Reproduce every record below, character by character.

-------- Information given --------

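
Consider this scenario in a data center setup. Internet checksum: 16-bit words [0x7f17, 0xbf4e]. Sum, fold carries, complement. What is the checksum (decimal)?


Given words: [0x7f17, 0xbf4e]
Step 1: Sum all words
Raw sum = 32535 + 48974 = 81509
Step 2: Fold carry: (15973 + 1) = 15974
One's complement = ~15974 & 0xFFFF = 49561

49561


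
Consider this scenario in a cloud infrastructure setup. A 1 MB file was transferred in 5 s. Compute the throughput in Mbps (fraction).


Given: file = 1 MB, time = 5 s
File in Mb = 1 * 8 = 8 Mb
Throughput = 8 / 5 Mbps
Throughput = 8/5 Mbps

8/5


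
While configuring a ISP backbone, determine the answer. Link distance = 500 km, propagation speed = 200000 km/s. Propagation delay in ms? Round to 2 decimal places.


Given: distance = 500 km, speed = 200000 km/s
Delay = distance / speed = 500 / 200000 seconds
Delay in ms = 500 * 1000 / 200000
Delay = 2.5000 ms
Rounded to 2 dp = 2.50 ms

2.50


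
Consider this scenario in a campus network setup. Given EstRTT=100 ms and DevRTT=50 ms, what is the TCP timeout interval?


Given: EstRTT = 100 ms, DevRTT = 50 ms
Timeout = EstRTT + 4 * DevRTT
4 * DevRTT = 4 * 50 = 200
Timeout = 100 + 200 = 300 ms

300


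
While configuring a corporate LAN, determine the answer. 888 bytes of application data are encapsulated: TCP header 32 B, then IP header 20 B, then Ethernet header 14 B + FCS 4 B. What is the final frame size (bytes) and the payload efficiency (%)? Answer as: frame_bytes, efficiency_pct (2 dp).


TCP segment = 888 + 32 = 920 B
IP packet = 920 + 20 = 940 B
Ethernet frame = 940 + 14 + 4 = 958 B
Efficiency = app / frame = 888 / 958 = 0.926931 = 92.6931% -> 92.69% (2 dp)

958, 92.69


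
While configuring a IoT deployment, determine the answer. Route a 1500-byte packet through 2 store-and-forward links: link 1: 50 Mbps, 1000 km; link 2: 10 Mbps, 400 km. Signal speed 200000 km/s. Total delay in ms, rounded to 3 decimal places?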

--------

Exercise answer.
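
Consider this scenario in a data center setup. Internet checksum: 16-bit words [0x7f17, 0xbf4e]. Sum, fold carries, complement. What is the checksum (decimal)?


Given words: [0x7f17, 0xbf4e]
Step 1: Sum all words
Raw sum = 32535 + 48974 = 81509
Step 2: Fold carry: (15973 + 1) = 15974
One's complement = ~15974 & 0xFFFF = 49561

49561


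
Consider this scenario in a cloud infrastructure setup. A 1 MB file was transferred in 5 s. Compute the throughput in Mbps (fraction).


Given: file = 1 MB, time = 5 s
File in Mb = 1 * 8 = 8 Mb
Throughput = 8 / 5 Mbps
Throughput = 8/5 Mbps

8/5


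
While configuring a ISP backbone, determine the answer. Link distance = 500 km, propagation speed = 200000 km/s. Propagation delay in ms? Round to 2 decimal places.


Given: distance = 500 km, speed = 200000 km/s
Delay = distance / speed = 500 / 200000 seconds
Delay in ms = 500 * 1000 / 200000
Delay = 2.5000 ms
Rounded to 2 dp = 2.50 ms

2.50


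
Consider this scenario in a campus network setup. Given EstRTT=100 ms and DevRTT=50 ms, what is the TCP timeout interval?


Given: EstRTT = 100 ms, DevRTT = 50 ms
Timeout = EstRTT + 4 * DevRTT
4 * DevRTT = 4 * 50 = 200
Timeout = 100 + 200 = 300 ms

300


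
While configuring a corporate LAN, determine the answer. 888 bytes of application data are encapsulated: TCP header 32 B, then IP header 20 B, then Ethernet header 14 B + FCS 4 B. What is the final frame size (bytes) and the payload efficiency (%)? Answer as: frame_bytes, efficiency_pct (2 dp).


TCP segment = 888 + 32 = 920 B
IP packet = 920 + 20 = 940 B
Ethernet frame = 940 + 14 + 4 = 958 B
Efficiency = app / frame = 888 / 958 = 0.926931 = 92.6931% -> 92.69% (2 dp)

958, 92.69


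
While configuring a IoT deployment, determine the answer. Route a 1500-byte packet through 2 store-and-forward links: link 1: 50 Mbps, 1000 km; link 2: 10 Mbps, 400 km. Signal speed 200000 km/s. Total delay in ms, rounded to 3 decimal places?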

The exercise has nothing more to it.